(THE TASK): Starting at the top of the entries below, set down every line exactly, please, until you reach the line with "At each non-terminal", which is included too.

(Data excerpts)
%%

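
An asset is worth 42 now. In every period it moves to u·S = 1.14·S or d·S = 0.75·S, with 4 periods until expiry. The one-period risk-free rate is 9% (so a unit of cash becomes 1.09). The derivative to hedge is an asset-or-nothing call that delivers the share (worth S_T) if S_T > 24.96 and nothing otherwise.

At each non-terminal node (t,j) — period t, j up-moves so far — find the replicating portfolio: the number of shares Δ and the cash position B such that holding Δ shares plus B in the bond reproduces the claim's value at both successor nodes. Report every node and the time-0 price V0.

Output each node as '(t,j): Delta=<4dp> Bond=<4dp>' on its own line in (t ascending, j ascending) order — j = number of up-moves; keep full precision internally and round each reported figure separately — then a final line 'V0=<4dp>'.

No-arbitrage ⇒ martingale measure with p* = (R−d)/(u−d) = 0.8718.
At expiry t=4: V(4,0)=0.0000, V(4,1)=0.0000, V(4,2)=30.7030, V(4,3)=46.6686, V(4,4)=70.9363
  t=3,j=0: stock 17.7188 → up 20.1994 (V=0.0000), down 13.2891 (V=0.0000). Price 0.0000; hedge Δ=0.0000, bond B=0.0000.
  t=3,j=1: stock 26.9325 → up 30.7030 (V=30.7030), down 20.1994 (V=0.0000). Price 24.5567; hedge Δ=2.9231, bond B=-54.1691.
  t=3,j=2: stock 40.9374 → up 46.6686 (V=46.6686), down 30.7030 (V=30.7030). Price 40.9374; hedge Δ=1.0000, bond B=0.0000.
  t=3,j=3: stock 62.2248 → up 70.9363 (V=70.9363), down 46.6686 (V=46.6686). Price 62.2248; hedge Δ=1.0000, bond B=0.0000.
  t=2,j=0: stock 23.6250 → up 26.9325 (V=24.5567), down 17.7188 (V=0.0000). Price 19.6407; hedge Δ=2.6652, bond B=-43.3251.
  t=2,j=1: stock 35.9100 → up 40.9374 (V=40.9374), down 26.9325 (V=24.5567). Price 35.6306; hedge Δ=1.1696, bond B=-6.3713.
  t=2,j=2: stock 54.5832 → up 62.2248 (V=62.2248), down 40.9374 (V=40.9374). Price 54.5832; hedge Δ=1.0000, bond B=0.0000.
  t=1,j=0: stock 31.5000 → up 35.9100 (V=35.6306), down 23.6250 (V=19.6407). Price 30.8079; hedge Δ=1.3016, bond B=-10.1917.
  t=1,j=1: stock 47.8800 → up 54.5832 (V=54.5832), down 35.9100 (V=35.6306). Price 47.8471; hedge Δ=1.0150, bond B=-0.7494.
  t=0,j=0: stock 42.0000 → up 47.8800 (V=47.8471), down 31.5000 (V=30.8079). Price 41.8923; hedge Δ=1.0402, bond B=-1.7981.
Each (Δ,B) replicates both successor values, so the strategy is self-financing and V0 is arbitrage-free.

(0,0): Delta=1.0402 Bond=-1.7981
(1,0): Delta=1.3016 Bond=-10.1917
(1,1): Delta=1.0150 Bond=-0.7494
(2,0): Delta=2.6652 Bond=-43.3251
(2,1): Delta=1.1696 Bond=-6.3713
(2,2): Delta=1.0000 Bond=0.0000
(3,0): Delta=0.0000 Bond=0.0000
(3,1): Delta=2.9231 Bond=-54.1691
(3,2): Delta=1.0000 Bond=0.0000
(3,3): Delta=1.0000 Bond=0.0000
V0=41.8923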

%%

(YOUR SOLUTION):
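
An asset is worth 42 now. In every period it moves to u·S = 1.14·S or d·S = 0.75·S, with 4 periods until expiry. The one-period risk-free rate is 9% (so a unit of cash becomes 1.09). The derivative to hedge is an asset-or-nothing call that delivers the share (worth S_T) if S_T > 24.96 and nothing otherwise.

At each non-terminal node (t,j) — period t, j up-moves so far — find the replicating portfolio: the number of shares Δ and the cash position B such that holding Δ shares plus B in the bond reproduces the claim's value at both successor nodes. Report every node and the time-0 price V0.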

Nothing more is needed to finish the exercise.